### Work to be completed
Below are the records; they must be reproduced verbatim.

### Data extracts

● ● ● ● ●

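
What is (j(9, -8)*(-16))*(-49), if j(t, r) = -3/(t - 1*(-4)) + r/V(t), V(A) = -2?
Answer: 38416/13 ≈ 2955.1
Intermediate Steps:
j(t, r) = -3/(4 + t) - r/2 (j(t, r) = -3/(t - 1*(-4)) + r/(-2) = -3/(t + 4) + r*(-1/2) = -3/(4 + t) - r/2)
(j(9, -8)*(-16))*(-49) = (((-6 - 4*(-8) - 1*(-8)*9)/(2*(4 + 9)))*(-16))*(-49) = (((1/2)*(-6 + 32 + 72)/13)*(-16))*(-49) = (((1/2)*(1/13)*98)*(-16))*(-49) = ((49/13)*(-16))*(-49) = -784/13*(-49) = 38416/13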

● ● ● ● ●

### Your solution
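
What is (j(9, -8)*(-16))*(-49), if j(t, r) = -3/(t - 1*(-4)) + r/V(t), V(A) = -2?
Answer: 38416/13 ≈ 2955.1
Intermediate Steps:
j(t, r) = -3/(4 + t) - r/2 (j(t, r) = -3/(t - 1*(-4)) + r/(-2) = -3/(t + 4) + r*(-1/2) = -3/(4 + t) - r/2)
(j(9, -8)*(-16))*(-49) = (((-6 - 4*(-8) - 1*(-8)*9)/(2*(4 + 9)))*(-16))*(-49) = (((1/2)*(-6 + 32 + 72)/13)*(-16))*(-49) = (((1/2)*(1/13)*98)*(-16))*(-49) = ((49/13)*(-16))*(-49) = -784/13*(-49) = 38416/13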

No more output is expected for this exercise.